**Description of the task**
Your response should contain each line of the data that includes "simple".

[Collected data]
━━━
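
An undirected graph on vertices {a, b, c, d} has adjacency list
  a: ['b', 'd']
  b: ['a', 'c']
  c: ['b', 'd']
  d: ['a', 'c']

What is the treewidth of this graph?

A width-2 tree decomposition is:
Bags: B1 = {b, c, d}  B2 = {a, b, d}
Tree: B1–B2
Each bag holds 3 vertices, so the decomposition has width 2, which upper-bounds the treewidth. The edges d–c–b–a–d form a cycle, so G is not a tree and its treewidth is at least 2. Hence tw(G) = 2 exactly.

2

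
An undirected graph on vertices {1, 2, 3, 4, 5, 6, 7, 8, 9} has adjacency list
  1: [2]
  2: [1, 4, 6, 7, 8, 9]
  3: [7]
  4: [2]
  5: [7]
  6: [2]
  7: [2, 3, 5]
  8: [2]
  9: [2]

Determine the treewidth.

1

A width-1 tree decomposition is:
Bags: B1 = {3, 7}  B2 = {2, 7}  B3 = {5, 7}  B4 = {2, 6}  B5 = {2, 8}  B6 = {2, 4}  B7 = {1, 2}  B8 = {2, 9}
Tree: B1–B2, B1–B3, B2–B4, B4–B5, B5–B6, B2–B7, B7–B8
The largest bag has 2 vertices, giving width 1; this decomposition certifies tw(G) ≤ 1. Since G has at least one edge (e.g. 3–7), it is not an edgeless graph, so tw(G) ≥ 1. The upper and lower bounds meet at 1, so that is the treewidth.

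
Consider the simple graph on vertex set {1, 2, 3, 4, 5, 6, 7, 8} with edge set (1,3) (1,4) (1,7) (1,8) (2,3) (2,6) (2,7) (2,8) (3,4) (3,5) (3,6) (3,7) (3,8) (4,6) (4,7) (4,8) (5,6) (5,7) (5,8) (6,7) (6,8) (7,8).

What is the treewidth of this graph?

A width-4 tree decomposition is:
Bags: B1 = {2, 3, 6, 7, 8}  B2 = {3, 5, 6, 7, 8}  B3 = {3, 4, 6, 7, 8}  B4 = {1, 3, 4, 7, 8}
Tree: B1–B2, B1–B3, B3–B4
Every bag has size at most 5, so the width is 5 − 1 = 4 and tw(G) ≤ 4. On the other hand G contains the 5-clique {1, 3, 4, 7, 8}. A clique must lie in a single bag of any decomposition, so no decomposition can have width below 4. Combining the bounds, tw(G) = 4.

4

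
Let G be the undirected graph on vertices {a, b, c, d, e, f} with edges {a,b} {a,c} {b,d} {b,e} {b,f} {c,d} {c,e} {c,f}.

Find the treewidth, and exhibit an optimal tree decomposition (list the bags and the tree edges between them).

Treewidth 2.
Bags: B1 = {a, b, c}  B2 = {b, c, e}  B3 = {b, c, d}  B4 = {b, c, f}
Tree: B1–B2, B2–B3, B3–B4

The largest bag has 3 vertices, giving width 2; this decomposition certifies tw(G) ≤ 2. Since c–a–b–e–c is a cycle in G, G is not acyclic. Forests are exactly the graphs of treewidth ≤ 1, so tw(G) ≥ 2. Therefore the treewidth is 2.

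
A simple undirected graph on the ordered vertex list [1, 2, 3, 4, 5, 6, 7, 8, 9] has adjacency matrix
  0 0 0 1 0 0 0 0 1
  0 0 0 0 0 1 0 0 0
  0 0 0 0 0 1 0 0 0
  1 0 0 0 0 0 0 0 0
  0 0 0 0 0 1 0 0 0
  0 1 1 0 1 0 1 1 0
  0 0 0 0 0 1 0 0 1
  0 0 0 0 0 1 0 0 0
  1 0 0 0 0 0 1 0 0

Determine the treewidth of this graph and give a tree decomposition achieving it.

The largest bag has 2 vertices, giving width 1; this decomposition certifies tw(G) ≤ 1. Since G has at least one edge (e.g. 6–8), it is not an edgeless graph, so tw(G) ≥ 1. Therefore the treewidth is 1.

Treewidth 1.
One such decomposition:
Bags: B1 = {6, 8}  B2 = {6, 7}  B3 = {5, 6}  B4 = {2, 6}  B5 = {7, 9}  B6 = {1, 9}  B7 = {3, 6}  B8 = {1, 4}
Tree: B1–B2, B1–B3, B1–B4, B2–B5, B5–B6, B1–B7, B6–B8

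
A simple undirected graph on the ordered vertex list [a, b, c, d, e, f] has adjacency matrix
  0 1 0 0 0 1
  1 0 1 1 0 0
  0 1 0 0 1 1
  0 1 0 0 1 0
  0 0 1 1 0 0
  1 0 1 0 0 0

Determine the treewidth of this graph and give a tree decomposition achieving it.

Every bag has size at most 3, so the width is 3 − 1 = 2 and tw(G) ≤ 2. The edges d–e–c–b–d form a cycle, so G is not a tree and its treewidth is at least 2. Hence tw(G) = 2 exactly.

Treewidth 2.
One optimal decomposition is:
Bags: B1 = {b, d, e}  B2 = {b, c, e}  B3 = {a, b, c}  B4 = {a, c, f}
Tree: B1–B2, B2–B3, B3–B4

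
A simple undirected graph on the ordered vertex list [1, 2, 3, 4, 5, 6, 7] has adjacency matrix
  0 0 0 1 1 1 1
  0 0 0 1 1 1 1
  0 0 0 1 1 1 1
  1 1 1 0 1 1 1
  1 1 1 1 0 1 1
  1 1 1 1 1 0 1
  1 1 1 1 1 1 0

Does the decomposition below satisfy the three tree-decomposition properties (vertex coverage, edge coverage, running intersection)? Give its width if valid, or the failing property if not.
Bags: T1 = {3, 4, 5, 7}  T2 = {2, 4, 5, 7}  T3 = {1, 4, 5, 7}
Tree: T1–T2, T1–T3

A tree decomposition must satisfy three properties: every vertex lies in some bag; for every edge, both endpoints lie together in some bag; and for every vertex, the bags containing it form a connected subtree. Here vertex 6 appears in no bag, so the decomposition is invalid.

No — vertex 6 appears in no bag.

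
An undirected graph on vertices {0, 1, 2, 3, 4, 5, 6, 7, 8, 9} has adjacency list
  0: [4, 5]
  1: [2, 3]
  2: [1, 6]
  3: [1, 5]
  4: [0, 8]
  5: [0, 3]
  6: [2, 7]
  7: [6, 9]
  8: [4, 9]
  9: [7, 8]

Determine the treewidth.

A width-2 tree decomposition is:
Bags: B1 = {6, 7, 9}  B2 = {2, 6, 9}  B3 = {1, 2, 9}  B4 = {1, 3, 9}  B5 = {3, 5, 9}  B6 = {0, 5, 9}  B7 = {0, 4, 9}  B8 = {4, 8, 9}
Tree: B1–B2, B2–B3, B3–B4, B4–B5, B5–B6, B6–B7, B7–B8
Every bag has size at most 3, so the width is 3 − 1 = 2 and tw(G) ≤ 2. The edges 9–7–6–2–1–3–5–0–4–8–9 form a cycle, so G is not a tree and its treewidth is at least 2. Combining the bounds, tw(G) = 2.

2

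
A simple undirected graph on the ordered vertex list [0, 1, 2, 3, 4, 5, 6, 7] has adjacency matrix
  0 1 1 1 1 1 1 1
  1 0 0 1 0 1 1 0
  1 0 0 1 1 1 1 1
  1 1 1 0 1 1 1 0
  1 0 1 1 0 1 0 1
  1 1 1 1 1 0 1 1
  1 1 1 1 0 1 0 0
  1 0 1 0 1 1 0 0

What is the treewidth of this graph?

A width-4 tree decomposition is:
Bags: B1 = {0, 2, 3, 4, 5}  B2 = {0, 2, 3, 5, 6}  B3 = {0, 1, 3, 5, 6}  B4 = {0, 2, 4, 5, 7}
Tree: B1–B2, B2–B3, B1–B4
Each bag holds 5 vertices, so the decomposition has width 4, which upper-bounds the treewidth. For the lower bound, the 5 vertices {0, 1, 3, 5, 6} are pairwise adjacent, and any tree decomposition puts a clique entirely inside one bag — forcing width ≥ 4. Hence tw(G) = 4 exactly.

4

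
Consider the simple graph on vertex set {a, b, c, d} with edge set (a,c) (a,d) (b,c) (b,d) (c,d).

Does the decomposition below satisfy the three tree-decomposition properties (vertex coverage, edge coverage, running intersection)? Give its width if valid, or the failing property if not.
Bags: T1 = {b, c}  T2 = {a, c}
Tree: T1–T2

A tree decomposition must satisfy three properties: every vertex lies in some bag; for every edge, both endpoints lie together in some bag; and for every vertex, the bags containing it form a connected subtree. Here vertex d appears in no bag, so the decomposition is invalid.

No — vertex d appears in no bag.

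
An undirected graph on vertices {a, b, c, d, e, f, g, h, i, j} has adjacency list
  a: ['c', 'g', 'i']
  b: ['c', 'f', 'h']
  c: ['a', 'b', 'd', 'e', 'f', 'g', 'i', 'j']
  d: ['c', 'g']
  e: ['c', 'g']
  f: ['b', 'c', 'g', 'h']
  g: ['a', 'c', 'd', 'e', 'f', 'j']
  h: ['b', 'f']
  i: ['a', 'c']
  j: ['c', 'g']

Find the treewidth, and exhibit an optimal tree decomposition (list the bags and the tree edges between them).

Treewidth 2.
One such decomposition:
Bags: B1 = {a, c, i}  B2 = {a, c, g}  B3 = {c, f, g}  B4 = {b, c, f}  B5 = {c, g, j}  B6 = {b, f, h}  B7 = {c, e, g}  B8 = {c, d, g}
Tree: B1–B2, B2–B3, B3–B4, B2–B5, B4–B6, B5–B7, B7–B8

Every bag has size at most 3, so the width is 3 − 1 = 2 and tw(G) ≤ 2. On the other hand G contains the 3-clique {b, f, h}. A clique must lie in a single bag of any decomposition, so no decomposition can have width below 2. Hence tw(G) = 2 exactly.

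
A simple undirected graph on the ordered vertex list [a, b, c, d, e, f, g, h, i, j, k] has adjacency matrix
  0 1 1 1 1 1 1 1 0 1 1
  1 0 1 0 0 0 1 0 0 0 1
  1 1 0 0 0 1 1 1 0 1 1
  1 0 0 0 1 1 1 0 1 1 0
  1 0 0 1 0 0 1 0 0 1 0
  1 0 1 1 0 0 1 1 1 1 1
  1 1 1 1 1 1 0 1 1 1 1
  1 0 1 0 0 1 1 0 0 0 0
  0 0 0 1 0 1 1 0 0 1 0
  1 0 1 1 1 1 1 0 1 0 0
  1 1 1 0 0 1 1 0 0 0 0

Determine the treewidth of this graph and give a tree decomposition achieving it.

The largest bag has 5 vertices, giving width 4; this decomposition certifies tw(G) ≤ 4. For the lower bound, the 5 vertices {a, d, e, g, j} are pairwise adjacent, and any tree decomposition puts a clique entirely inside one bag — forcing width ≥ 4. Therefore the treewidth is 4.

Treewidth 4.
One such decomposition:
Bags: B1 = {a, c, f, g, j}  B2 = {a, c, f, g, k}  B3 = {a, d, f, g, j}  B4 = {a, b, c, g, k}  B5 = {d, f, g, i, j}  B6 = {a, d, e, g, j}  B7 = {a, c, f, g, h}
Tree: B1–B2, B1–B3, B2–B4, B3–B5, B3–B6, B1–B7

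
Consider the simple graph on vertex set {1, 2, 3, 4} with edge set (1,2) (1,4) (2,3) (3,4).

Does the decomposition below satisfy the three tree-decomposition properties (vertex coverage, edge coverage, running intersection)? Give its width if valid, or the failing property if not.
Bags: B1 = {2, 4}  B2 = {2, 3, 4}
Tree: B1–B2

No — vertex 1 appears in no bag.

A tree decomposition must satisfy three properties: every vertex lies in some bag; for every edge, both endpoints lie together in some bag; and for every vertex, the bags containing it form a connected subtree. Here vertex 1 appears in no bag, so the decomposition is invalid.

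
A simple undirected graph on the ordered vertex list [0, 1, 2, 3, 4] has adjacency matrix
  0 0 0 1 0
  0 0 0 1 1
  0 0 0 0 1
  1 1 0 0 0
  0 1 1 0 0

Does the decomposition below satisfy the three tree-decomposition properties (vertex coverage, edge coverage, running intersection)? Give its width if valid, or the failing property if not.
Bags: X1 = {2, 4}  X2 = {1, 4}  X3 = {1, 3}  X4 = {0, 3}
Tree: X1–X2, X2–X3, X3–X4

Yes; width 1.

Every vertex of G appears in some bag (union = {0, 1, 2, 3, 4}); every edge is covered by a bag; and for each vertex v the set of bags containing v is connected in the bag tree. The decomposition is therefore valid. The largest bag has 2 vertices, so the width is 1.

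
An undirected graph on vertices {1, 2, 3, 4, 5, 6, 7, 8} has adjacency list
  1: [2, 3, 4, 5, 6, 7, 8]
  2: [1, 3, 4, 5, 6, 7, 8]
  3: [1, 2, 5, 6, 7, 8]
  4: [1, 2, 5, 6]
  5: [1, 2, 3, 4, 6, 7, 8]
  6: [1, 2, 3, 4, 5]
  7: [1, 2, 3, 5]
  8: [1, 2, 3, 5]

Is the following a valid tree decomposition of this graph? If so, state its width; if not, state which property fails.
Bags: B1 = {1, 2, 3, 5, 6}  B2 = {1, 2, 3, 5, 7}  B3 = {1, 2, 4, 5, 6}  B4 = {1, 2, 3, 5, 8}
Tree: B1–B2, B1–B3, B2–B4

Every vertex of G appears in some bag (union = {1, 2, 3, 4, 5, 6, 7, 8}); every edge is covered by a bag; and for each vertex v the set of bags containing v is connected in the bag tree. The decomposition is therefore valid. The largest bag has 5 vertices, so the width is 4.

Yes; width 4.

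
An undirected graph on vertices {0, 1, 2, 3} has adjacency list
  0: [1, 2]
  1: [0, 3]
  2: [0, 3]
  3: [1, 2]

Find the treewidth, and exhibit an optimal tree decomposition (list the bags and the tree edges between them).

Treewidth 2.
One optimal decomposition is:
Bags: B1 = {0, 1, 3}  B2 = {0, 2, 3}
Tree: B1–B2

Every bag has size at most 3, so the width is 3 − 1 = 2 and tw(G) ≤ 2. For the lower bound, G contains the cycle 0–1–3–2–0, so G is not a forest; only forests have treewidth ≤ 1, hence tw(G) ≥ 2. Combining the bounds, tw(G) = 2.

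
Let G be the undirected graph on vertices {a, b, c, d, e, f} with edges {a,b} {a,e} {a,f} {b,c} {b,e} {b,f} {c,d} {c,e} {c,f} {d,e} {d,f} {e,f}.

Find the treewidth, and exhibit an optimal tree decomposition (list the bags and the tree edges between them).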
━━━
**Expected answer**
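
Consider the simple graph on vertex set {1, 2, 3, 4, 5, 6, 7, 8} with edge set (1,3) (1,4) (1,7) (1,8) (2,3) (2,6) (2,7) (2,8) (3,4) (3,5) (3,6) (3,7) (3,8) (4,6) (4,7) (4,8) (5,6) (5,7) (5,8) (6,7) (6,8) (7,8).
A simple undirected graph on the ordered vertex list [1, 2, 3, 4, 5, 6, 7, 8, 9] has adjacency matrix
A simple undirected graph on the ordered vertex list [a, b, c, d, e, f] has adjacency matrix
A simple undirected graph on the ordered vertex list [1, 2, 3, 4, 5, 6, 7] has adjacency matrix
A simple undirected graph on the ordered vertex list [0, 1, 2, 3, 4, 5, 6, 7] has adjacency matrix
Consider the simple graph on vertex set {a, b, c, d} with edge set (a,c) (a,d) (b,c) (b,d) (c,d).
A simple undirected graph on the ordered vertex list [a, b, c, d, e, f, g, h, i, j, k] has adjacency matrix
Consider the simple graph on vertex set {1, 2, 3, 4} with edge set (1,2) (1,4) (2,3) (3,4).
A simple undirected graph on the ordered vertex list [0, 1, 2, 3, 4] has adjacency matrix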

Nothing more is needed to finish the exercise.